| DATA FOR REVIEW |
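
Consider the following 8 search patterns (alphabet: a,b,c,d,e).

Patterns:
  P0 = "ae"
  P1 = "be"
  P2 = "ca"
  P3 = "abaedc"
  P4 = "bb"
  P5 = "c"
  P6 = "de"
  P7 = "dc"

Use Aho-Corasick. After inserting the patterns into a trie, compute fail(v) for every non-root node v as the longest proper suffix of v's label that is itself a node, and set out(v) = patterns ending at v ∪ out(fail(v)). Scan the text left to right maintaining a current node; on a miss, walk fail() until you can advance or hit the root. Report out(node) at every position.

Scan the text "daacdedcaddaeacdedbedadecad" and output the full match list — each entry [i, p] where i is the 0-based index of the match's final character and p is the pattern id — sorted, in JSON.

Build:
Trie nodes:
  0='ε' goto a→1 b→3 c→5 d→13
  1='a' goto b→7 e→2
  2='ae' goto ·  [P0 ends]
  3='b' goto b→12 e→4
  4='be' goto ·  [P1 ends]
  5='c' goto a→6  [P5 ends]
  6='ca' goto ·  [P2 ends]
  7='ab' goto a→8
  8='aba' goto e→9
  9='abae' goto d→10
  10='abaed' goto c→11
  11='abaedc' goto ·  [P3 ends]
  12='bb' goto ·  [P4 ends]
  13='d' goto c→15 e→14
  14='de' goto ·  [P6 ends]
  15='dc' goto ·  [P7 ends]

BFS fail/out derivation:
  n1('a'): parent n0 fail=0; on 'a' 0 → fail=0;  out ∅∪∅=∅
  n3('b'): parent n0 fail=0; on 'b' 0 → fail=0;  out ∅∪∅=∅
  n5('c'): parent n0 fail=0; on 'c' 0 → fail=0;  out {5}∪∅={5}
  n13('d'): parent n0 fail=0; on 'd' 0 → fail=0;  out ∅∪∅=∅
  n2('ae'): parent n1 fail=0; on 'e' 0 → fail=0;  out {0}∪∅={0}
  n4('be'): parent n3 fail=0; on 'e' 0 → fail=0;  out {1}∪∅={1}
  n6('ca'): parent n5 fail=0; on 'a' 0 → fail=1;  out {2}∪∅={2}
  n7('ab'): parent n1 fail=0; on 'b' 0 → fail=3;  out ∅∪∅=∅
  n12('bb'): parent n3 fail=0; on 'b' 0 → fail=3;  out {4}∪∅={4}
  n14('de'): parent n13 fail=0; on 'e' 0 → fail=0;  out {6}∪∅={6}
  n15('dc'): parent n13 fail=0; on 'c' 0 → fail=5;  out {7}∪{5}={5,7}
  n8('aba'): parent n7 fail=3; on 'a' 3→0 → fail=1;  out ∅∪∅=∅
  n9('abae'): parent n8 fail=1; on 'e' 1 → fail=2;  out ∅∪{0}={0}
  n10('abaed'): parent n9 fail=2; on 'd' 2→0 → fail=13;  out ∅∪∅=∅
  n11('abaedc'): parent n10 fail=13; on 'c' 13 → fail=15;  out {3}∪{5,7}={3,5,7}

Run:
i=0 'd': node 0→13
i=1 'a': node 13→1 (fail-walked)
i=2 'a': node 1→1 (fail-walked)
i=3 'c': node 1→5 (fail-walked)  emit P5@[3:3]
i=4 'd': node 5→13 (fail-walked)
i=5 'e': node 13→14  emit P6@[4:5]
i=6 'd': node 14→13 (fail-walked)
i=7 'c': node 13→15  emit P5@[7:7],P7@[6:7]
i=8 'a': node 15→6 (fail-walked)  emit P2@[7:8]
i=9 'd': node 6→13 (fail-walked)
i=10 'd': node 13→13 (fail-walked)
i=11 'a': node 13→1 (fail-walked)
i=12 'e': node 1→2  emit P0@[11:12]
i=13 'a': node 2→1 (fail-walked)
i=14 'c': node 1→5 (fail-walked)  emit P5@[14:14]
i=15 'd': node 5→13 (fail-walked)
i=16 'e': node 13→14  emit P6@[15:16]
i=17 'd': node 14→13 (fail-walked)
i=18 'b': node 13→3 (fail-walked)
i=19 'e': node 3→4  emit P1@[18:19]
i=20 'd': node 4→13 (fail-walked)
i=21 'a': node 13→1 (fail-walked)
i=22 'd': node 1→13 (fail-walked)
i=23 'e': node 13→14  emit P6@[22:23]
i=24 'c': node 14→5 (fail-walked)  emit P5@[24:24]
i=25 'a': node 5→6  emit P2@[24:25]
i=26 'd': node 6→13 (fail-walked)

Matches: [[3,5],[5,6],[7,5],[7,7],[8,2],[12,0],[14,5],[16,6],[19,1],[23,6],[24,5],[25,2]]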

| YOUR TASK |
Each line of the material is to be copied exactly.

| ANSWER TO THE PROBLEM |
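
Consider the following 8 search patterns (alphabet: a,b,c,d,e).

Patterns:
  P0 = "ae"
  P1 = "be"
  P2 = "ca"
  P3 = "abaedc"
  P4 = "bb"
  P5 = "c"
  P6 = "de"
  P7 = "dc"

Use Aho-Corasick. After inserting the patterns into a trie, compute fail(v) for every non-root node v as the longest proper suffix of v's label that is itself a node, and set out(v) = patterns ending at v ∪ out(fail(v)). Scan the text left to right maintaining a current node; on a miss, walk fail() until you can advance or hit the root. Report out(node) at every position.

Scan the text "daacdedcaddaeacdedbedadecad" and output the full match list — each entry [i, p] where i is the 0-based index of the match's final character and p is the pattern id — sorted, in JSON.

Build:
Trie nodes:
  0='ε' goto a→1 b→3 c→5 d→13
  1='a' goto b→7 e→2
  2='ae' goto ·  [P0 ends]
  3='b' goto b→12 e→4
  4='be' goto ·  [P1 ends]
  5='c' goto a→6  [P5 ends]
  6='ca' goto ·  [P2 ends]
  7='ab' goto a→8
  8='aba' goto e→9
  9='abae' goto d→10
  10='abaed' goto c→11
  11='abaedc' goto ·  [P3 ends]
  12='bb' goto ·  [P4 ends]
  13='d' goto c→15 e→14
  14='de' goto ·  [P6 ends]
  15='dc' goto ·  [P7 ends]

BFS fail/out derivation:
  n1('a'): parent n0 fail=0; on 'a' 0 → fail=0;  out ∅∪∅=∅
  n3('b'): parent n0 fail=0; on 'b' 0 → fail=0;  out ∅∪∅=∅
  n5('c'): parent n0 fail=0; on 'c' 0 → fail=0;  out {5}∪∅={5}
  n13('d'): parent n0 fail=0; on 'd' 0 → fail=0;  out ∅∪∅=∅
  n2('ae'): parent n1 fail=0; on 'e' 0 → fail=0;  out {0}∪∅={0}
  n4('be'): parent n3 fail=0; on 'e' 0 → fail=0;  out {1}∪∅={1}
  n6('ca'): parent n5 fail=0; on 'a' 0 → fail=1;  out {2}∪∅={2}
  n7('ab'): parent n1 fail=0; on 'b' 0 → fail=3;  out ∅∪∅=∅
  n12('bb'): parent n3 fail=0; on 'b' 0 → fail=3;  out {4}∪∅={4}
  n14('de'): parent n13 fail=0; on 'e' 0 → fail=0;  out {6}∪∅={6}
  n15('dc'): parent n13 fail=0; on 'c' 0 → fail=5;  out {7}∪{5}={5,7}
  n8('aba'): parent n7 fail=3; on 'a' 3→0 → fail=1;  out ∅∪∅=∅
  n9('abae'): parent n8 fail=1; on 'e' 1 → fail=2;  out ∅∪{0}={0}
  n10('abaed'): parent n9 fail=2; on 'd' 2→0 → fail=13;  out ∅∪∅=∅
  n11('abaedc'): parent n10 fail=13; on 'c' 13 → fail=15;  out {3}∪{5,7}={3,5,7}

Run:
i=0 'd': node 0→13
i=1 'a': node 13→1 (fail-walked)
i=2 'a': node 1→1 (fail-walked)
i=3 'c': node 1→5 (fail-walked)  emit P5@[3:3]
i=4 'd': node 5→13 (fail-walked)
i=5 'e': node 13→14  emit P6@[4:5]
i=6 'd': node 14→13 (fail-walked)
i=7 'c': node 13→15  emit P5@[7:7],P7@[6:7]
i=8 'a': node 15→6 (fail-walked)  emit P2@[7:8]
i=9 'd': node 6→13 (fail-walked)
i=10 'd': node 13→13 (fail-walked)
i=11 'a': node 13→1 (fail-walked)
i=12 'e': node 1→2  emit P0@[11:12]
i=13 'a': node 2→1 (fail-walked)
i=14 'c': node 1→5 (fail-walked)  emit P5@[14:14]
i=15 'd': node 5→13 (fail-walked)
i=16 'e': node 13→14  emit P6@[15:16]
i=17 'd': node 14→13 (fail-walked)
i=18 'b': node 13→3 (fail-walked)
i=19 'e': node 3→4  emit P1@[18:19]
i=20 'd': node 4→13 (fail-walked)
i=21 'a': node 13→1 (fail-walked)
i=22 'd': node 1→13 (fail-walked)
i=23 'e': node 13→14  emit P6@[22:23]
i=24 'c': node 14→5 (fail-walked)  emit P5@[24:24]
i=25 'a': node 5→6  emit P2@[24:25]
i=26 'd': node 6→13 (fail-walked)

Matches: [[3,5],[5,6],[7,5],[7,7],[8,2],[12,0],[14,5],[16,6],[19,1],[23,6],[24,5],[25,2]]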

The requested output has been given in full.